**Given records**
━━━━━━━━━━

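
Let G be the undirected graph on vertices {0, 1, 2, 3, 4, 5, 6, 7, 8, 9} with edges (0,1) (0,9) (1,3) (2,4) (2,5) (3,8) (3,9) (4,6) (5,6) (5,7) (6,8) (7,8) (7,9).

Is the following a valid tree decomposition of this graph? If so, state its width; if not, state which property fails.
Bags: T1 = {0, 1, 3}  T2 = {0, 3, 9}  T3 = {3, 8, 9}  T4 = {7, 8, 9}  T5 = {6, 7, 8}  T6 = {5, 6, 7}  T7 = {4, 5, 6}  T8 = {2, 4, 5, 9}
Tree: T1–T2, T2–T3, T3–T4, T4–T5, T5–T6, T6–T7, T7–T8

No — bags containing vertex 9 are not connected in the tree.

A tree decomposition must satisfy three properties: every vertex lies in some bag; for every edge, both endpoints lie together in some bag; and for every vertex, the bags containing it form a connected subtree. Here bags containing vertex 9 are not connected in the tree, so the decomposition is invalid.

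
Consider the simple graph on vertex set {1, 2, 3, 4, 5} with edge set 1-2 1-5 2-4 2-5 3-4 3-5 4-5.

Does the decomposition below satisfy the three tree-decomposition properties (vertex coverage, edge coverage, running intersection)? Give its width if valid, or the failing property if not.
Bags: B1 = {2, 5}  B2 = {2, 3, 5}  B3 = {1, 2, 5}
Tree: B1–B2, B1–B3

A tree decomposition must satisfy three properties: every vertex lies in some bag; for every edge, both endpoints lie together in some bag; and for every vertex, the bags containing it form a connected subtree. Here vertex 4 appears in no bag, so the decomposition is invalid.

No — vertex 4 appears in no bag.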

━━━━━━━━━━

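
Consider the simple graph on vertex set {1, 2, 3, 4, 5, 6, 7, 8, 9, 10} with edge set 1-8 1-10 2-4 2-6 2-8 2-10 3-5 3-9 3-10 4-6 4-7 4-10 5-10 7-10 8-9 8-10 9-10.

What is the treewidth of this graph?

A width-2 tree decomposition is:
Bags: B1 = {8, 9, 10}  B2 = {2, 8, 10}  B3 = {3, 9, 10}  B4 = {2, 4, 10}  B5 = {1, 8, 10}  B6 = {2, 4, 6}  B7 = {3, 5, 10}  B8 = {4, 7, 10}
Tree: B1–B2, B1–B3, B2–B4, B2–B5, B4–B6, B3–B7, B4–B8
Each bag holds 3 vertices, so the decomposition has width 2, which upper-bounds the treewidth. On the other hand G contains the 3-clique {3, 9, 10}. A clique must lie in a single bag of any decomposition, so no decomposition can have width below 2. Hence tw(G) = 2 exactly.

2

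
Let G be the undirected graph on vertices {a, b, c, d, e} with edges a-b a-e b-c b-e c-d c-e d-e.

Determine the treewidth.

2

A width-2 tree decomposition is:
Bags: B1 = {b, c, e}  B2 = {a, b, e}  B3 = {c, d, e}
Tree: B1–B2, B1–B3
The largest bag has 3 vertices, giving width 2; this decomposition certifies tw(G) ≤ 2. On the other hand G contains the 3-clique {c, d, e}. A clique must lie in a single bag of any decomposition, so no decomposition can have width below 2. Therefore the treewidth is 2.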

━━━━━━━━━━

**What is expected**
Scan the material above for lines holding the string "property" and copy those lines.

**Solution to the exercise**
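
Is the following a valid tree decomposition of this graph? If so, state its width; if not, state which property fails.
Does the decomposition below satisfy the three tree-decomposition properties (vertex coverage, edge coverage, running intersection)? Give its width if valid, or the failing property if not.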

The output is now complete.